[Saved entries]
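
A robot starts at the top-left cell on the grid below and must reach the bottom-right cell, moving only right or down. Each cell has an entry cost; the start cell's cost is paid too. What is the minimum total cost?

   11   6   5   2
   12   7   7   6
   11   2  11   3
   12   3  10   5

38

Best path: r0c0 → r0c1 → r0c2 → r0c3 → r1c3 → r2c3 → r3c3
Cost: 11 + 6 + 5 + 2 + 6 + 3 + 5 = 38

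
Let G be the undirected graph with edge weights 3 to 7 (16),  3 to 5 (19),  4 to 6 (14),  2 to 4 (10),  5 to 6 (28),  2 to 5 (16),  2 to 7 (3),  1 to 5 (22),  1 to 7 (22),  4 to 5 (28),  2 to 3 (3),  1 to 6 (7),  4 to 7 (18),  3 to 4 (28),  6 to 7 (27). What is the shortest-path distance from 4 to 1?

21

Some routes from 4 to 1:
4 - 2 - 7 - 1: 10 + 3 + 22 = 35
4 - 6 - 1: 14 + 7 = 21
4 - 7 - 1: 18 + 22 = 40
4 - 2 - 7 - 6 - 1: 10 + 3 + 27 + 7 = 47
The minimum is 21.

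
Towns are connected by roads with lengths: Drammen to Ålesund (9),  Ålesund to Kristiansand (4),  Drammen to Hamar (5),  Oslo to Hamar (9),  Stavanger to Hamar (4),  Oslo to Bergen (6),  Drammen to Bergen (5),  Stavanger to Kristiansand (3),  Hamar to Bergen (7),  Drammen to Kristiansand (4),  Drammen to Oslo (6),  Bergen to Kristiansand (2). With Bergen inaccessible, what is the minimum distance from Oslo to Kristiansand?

Routes from Oslo to Kristiansand avoiding Bergen:
Oslo - Drammen - Ålesund - Kristiansand: 6 + 9 + 4 = 19
Oslo - Hamar - Drammen - Ålesund - Kristiansand: 9 + 5 + 9 + 4 = 27
Oslo - Drammen - Hamar - Stavanger - Kristiansand: 6 + 5 + 4 + 3 = 18
Oslo - Drammen - Kristiansand: 6 + 4 = 10
Oslo - Hamar - Stavanger - Kristiansand: 9 + 4 + 3 = 16
Oslo - Hamar - Drammen - Kristiansand: 9 + 5 + 4 = 18
Shortest: 10.

10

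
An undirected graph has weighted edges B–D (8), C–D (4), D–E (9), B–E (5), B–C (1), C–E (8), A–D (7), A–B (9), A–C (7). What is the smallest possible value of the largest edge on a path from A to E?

Some routes from A to E:
A - C - E: max(7, 8) = 8
A - D - C - B - E: max(7, 4, 1, 5) = 7
A - C - B - E: max(7, 1, 5) = 7
A - C - D - B - E: max(7, 4, 8, 5) = 8
A - D - B - E: max(7, 8, 5) = 8
Best route has worst link 7.

7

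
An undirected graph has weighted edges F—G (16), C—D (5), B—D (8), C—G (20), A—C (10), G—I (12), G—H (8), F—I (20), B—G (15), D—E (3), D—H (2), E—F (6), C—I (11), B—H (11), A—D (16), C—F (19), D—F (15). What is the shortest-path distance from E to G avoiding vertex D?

Comparing a few candidate routes:
E→F→G: 6 + 16 = 22
E→F→C→G: 6 + 19 + 20 = 45
E→F→I→G: 6 + 20 + 12 = 38
E→F→C→I→G: 6 + 19 + 11 + 12 = 48
Best route has total 22.

22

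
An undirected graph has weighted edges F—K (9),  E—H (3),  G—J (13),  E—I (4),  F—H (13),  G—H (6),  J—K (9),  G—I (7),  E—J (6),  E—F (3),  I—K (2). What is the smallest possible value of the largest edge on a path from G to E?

6

Some routes from G to E:
G-I-K-J-E: max(7, 2, 9, 6) = 9
G-I-E: max(7, 4) = 7
G-H-E: max(6, 3) = 6
Best route has worst link 6.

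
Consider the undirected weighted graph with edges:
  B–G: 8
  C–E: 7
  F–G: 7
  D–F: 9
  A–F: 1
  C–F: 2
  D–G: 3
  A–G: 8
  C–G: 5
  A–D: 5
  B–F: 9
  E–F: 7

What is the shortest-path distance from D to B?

11

Checking several routes:
D → G → B: 3 + 8 = 11
D → F → B: 9 + 9 = 18
D → A → F → B: 5 + 1 + 9 = 15
D → G → F → B: 3 + 7 + 9 = 19
The minimum is 11.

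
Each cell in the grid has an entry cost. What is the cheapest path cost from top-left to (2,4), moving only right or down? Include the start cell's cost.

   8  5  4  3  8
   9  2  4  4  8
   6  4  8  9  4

Path [0,0] -> [0,1] -> [1,1] -> [1,2] -> [1,3] -> [1,4] -> [2,4]: 8 + 5 + 2 + 4 + 4 + 8 + 4 = 35.
For comparison, the top-then-right route costs 40.

35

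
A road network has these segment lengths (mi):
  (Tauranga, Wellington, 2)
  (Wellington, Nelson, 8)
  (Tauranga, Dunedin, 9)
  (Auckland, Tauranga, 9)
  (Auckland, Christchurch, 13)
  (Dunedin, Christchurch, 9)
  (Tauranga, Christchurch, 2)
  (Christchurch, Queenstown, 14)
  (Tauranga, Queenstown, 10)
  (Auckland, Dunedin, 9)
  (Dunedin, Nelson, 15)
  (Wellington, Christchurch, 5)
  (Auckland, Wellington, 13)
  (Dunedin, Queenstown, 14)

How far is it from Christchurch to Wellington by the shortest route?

Checking several routes:
Christchurch→Wellington: 5
Christchurch→Dunedin→Tauranga→Wellington: 9 + 9 + 2 = 20
Christchurch→Tauranga→Wellington: 2 + 2 = 4
The minimum is 4 mi.

4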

— Exercise —
Using the records above, copy every line that has the word "entry" in it.

— Response area —
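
A robot starts at the top-left cell on the grid below and must reach the bottom-right cell, moving only right or down. Each cell has an entry cost; the start cell's cost is paid too. What is the minimum total cost?
Each cell in the grid has an entry cost. What is the cheapest path cost from top-left to (2,4), moving only right or down? Include the start cell's cost.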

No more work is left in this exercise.